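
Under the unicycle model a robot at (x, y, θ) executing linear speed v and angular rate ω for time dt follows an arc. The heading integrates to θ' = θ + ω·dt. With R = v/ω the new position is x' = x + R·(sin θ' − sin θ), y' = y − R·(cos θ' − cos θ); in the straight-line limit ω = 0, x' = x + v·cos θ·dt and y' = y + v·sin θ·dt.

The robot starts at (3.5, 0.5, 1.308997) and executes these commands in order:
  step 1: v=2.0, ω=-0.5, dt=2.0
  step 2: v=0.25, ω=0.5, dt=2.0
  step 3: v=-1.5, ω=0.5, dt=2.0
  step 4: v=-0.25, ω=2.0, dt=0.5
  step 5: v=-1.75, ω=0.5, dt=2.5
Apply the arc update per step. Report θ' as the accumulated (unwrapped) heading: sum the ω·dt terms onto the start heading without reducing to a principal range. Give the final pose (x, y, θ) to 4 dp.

step 1: θ'=0.3090 (R=-4.0000) → pose (6.1473, 3.2753, 0.3090)
step 2: θ'=1.3090 (R=0.5000) → pose (6.4782, 3.6222, 1.3090)
step 3: θ'=2.3090 (R=-3.0000) → pose (7.1569, 0.8269, 2.3090)
step 4: θ'=3.3090 (R=-0.1250) → pose (7.2702, 0.7877, 3.3090)
step 5: θ'=4.5590 (R=-3.5000) → pose (10.1459, 3.7040, 4.5590)

(10.1459, 3.7040, 4.5590)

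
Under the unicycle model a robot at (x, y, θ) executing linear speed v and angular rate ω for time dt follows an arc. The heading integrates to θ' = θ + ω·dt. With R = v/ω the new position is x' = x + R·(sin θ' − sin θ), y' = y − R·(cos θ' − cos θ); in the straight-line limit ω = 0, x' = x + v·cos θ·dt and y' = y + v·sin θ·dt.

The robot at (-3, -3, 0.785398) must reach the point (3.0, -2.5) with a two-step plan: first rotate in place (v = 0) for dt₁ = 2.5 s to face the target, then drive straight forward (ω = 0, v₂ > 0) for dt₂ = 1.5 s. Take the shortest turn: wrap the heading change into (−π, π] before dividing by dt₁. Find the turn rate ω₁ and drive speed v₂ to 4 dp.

heading to target = atan2(-2.5−-3, 3−-3) = 0.0831
Δθ = wrap(0.0831 − 0.7854) = -0.7023; ω₁ = Δθ/dt₁ = -0.2809
distance = √((3−-3)² + (-2.5−-3)²) = 6.0208; v₂ = distance/dt₂ = 4.0139

ω₁ = -0.2809, v₂ = 4.0139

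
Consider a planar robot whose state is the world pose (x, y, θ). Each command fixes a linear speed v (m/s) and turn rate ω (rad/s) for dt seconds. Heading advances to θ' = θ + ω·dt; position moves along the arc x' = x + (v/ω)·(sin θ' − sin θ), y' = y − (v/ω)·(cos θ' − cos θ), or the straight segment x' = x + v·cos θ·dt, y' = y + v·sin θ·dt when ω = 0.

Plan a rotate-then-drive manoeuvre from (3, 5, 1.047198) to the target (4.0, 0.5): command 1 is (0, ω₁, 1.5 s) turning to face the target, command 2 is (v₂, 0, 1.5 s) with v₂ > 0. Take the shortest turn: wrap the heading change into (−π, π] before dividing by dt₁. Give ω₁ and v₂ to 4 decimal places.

ω₁ = -1.5996, v₂ = 3.0732

heading to target = atan2(0.5−5, 4−3) = -1.3521
Δθ = wrap(-1.3521 − 1.0472) = -2.3993; ω₁ = Δθ/dt₁ = -1.5996
distance = √((4−3)² + (0.5−5)²) = 4.6098; v₂ = distance/dt₂ = 3.0732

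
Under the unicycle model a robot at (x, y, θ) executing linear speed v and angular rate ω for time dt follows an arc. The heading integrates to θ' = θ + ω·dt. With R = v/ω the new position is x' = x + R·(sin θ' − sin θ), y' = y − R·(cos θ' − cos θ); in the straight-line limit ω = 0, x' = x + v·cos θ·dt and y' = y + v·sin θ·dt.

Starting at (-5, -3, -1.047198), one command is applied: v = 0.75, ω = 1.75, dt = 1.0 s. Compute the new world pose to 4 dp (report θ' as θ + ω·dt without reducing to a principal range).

θ' = -1.0472 + 1.75·1.0 = 0.7028
R = v/ω = 0.75/1.75 = 0.4286
x' = -5 + 0.4286·(sin 0.7028 − sin -1.0472) = -4.3518
y' = -3 − 0.4286·(cos 0.7028 − cos -1.0472) = -3.1127

(-4.3518, -3.1127, 0.7028)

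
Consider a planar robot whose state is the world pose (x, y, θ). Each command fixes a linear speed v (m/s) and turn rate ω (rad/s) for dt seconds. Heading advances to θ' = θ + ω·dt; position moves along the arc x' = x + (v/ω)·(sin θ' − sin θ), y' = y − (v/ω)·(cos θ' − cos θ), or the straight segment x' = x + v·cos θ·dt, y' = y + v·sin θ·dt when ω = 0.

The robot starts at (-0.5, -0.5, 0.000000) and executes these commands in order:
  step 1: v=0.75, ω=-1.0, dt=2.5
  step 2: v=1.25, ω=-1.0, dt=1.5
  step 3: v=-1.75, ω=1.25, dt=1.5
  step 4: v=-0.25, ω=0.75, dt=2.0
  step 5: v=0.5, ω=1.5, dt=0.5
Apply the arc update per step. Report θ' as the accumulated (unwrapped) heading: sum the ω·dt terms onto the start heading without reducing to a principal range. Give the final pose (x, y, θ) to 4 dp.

(0.6529, -1.1028, 0.1250)

step 1: θ'=-2.5000 (R=-0.7500) → pose (-0.0511, -1.8509, -2.5000)
step 2: θ'=-4.0000 (R=-1.2500) → pose (-1.7452, -1.6665, -4.0000)
step 3: θ'=-2.1250 (R=-1.4000) → pose (0.5047, -1.4882, -2.1250)
step 4: θ'=-0.6250 (R=-0.3333) → pose (0.4163, -1.0424, -0.6250)
step 5: θ'=0.1250 (R=0.3333) → pose (0.6529, -1.1028, 0.1250)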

▶ [Assigned task]: When you output the entries, keep every line exactly as it appears above.

▶ [Your solution]:
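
Under the unicycle model a robot at (x, y, θ) executing linear speed v and angular rate ω for time dt follows an arc. The heading integrates to θ' = θ + ω·dt. With R = v/ω the new position is x' = x + R·(sin θ' − sin θ), y' = y − R·(cos θ' − cos θ); in the straight-line limit ω = 0, x' = x + v·cos θ·dt and y' = y + v·sin θ·dt.

The robot starts at (3.5, 0.5, 1.308997) and executes these commands in order:
  step 1: v=2.0, ω=-0.5, dt=2.0
  step 2: v=0.25, ω=0.5, dt=2.0
  step 3: v=-1.5, ω=0.5, dt=2.0
  step 4: v=-0.25, ω=2.0, dt=0.5
  step 5: v=-1.75, ω=0.5, dt=2.5
Apply the arc update per step. Report θ' as the accumulated (unwrapped) heading: sum the ω·dt terms onto the start heading without reducing to a principal range. Give the final pose (x, y, θ) to 4 dp.

step 1: θ'=0.3090 (R=-4.0000) → pose (6.1473, 3.2753, 0.3090)
step 2: θ'=1.3090 (R=0.5000) → pose (6.4782, 3.6222, 1.3090)
step 3: θ'=2.3090 (R=-3.0000) → pose (7.1569, 0.8269, 2.3090)
step 4: θ'=3.3090 (R=-0.1250) → pose (7.2702, 0.7877, 3.3090)
step 5: θ'=4.5590 (R=-3.5000) → pose (10.1459, 3.7040, 4.5590)

(10.1459, 3.7040, 4.5590)

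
Under the unicycle model a robot at (x, y, θ) executing linear speed v and angular rate ω for time dt follows an arc. The heading integrates to θ' = θ + ω·dt. With R = v/ω the new position is x' = x + R·(sin θ' − sin θ), y' = y − R·(cos θ' − cos θ); in the straight-line limit ω = 0, x' = x + v·cos θ·dt and y' = y + v·sin θ·dt.

The robot at (-3, -3, 0.785398) must reach the point (3.0, -2.5) with a two-step plan: first rotate in place (v = 0) for dt₁ = 2.5 s to face the target, then drive straight forward (ω = 0, v₂ > 0) for dt₂ = 1.5 s. Take the shortest turn: wrap the heading change into (−π, π] before dividing by dt₁. Find the turn rate ω₁ and drive speed v₂ to 4 dp.

heading to target = atan2(-2.5−-3, 3−-3) = 0.0831
Δθ = wrap(0.0831 − 0.7854) = -0.7023; ω₁ = Δθ/dt₁ = -0.2809
distance = √((3−-3)² + (-2.5−-3)²) = 6.0208; v₂ = distance/dt₂ = 4.0139

ω₁ = -0.2809, v₂ = 4.0139

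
Consider a planar robot whose state is the world pose (x, y, θ). Each command fixes a linear speed v (m/s) and turn rate ω (rad/s) for dt seconds. Heading advances to θ' = θ + ω·dt; position moves along the arc x' = x + (v/ω)·(sin θ' − sin θ), y' = y − (v/ω)·(cos θ' − cos θ), or the straight segment x' = x + v·cos θ·dt, y' = y + v·sin θ·dt when ω = 0.

Plan a rotate-then-drive manoeuvre from (3, 5, 1.047198) to the target (4.0, 0.5): command 1 is (0, ω₁, 1.5 s) turning to face the target, command 2 is (v₂, 0, 1.5 s) with v₂ > 0. Take the shortest turn: wrap the heading change into (−π, π] before dividing by dt₁. Give ω₁ and v₂ to 4 decimal places.

ω₁ = -1.5996, v₂ = 3.0732

heading to target = atan2(0.5−5, 4−3) = -1.3521
Δθ = wrap(-1.3521 − 1.0472) = -2.3993; ω₁ = Δθ/dt₁ = -1.5996
distance = √((4−3)² + (0.5−5)²) = 4.6098; v₂ = distance/dt₂ = 3.0732

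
Under the unicycle model a robot at (x, y, θ) executing linear speed v and angular rate ω for time dt follows an arc. The heading integrates to θ' = θ + ω·dt. With R = v/ω the new position is x' = x + R·(sin θ' − sin θ), y' = y − R·(cos θ' − cos θ); in the straight-line limit ω = 0, x' = x + v·cos θ·dt and y' = y + v·sin θ·dt.

Starting at (-5, -3, -1.047198), one command is applied: v = 0.75, ω = 1.75, dt = 1.0 s. Compute the new world pose to 4 dp (report θ' as θ + ω·dt without reducing to a principal range).

θ' = -1.0472 + 1.75·1.0 = 0.7028
R = v/ω = 0.75/1.75 = 0.4286
x' = -5 + 0.4286·(sin 0.7028 − sin -1.0472) = -4.3518
y' = -3 − 0.4286·(cos 0.7028 − cos -1.0472) = -3.1127

(-4.3518, -3.1127, 0.7028)

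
Consider a planar robot whose state is the world pose (x, y, θ). Each command fixes a linear speed v (m/s) and turn rate ω (rad/s) for dt seconds. Heading advances to θ' = θ + ω·dt; position moves along the arc x' = x + (v/ω)·(sin θ' − sin θ), y' = y − (v/ω)·(cos θ' − cos θ), or the straight segment x' = x + v·cos θ·dt, y' = y + v·sin θ·dt when ω = 0.

The robot starts at (-0.5, -0.5, 0.000000) and executes these commands in order:
  step 1: v=0.75, ω=-1.0, dt=2.5
  step 2: v=1.25, ω=-1.0, dt=1.5
  step 3: v=-1.75, ω=1.25, dt=1.5
  step 4: v=-0.25, ω=0.75, dt=2.0
  step 5: v=0.5, ω=1.5, dt=0.5
Apply the arc update per step. Report θ' as the accumulated (unwrapped) heading: sum the ω·dt terms onto the start heading without reducing to a principal range. Give the final pose (x, y, θ) to 4 dp.

(0.6529, -1.1028, 0.1250)

step 1: θ'=-2.5000 (R=-0.7500) → pose (-0.0511, -1.8509, -2.5000)
step 2: θ'=-4.0000 (R=-1.2500) → pose (-1.7452, -1.6665, -4.0000)
step 3: θ'=-2.1250 (R=-1.4000) → pose (0.5047, -1.4882, -2.1250)
step 4: θ'=-0.6250 (R=-0.3333) → pose (0.4163, -1.0424, -0.6250)
step 5: θ'=0.1250 (R=0.3333) → pose (0.6529, -1.1028, 0.1250)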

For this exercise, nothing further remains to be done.